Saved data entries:
┄┄┄┄┄┄┄┄┄┄┄┄┄┄┄┄┄┄┄┄

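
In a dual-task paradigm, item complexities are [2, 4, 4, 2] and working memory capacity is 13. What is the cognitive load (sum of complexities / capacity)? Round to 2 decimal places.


Total complexity = 2 + 4 + 4 + 2 = 12
Load = total / capacity = 12 / 13
= 0.92


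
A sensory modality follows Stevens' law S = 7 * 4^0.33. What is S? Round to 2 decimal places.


S = 7 * 4^0.33
4^0.33 = 1.5801
S = 7 * 1.5801
= 11.06


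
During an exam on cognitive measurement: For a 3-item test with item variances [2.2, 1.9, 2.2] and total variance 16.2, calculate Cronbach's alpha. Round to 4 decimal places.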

┄┄┄┄┄┄┄┄┄┄┄┄┄┄┄┄┄┄┄┄

_DIRECTIONS FOR THIS TASK_
Copy out the records shown above, every one, exactly.

_EXPECTED ANSWER_
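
In a dual-task paradigm, item complexities are [2, 4, 4, 2] and working memory capacity is 13. What is the cognitive load (sum of complexities / capacity)? Round to 2 decimal places.


Total complexity = 2 + 4 + 4 + 2 = 12
Load = total / capacity = 12 / 13
= 0.92


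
A sensory modality follows Stevens' law S = 7 * 4^0.33. What is S? Round to 2 decimal places.


S = 7 * 4^0.33
4^0.33 = 1.5801
S = 7 * 1.5801
= 11.06


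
During an exam on cognitive measurement: For a 3-item test with item variances [2.2, 1.9, 2.2] and total variance 16.2, calculate Cronbach's alpha. Round to 4 decimal places.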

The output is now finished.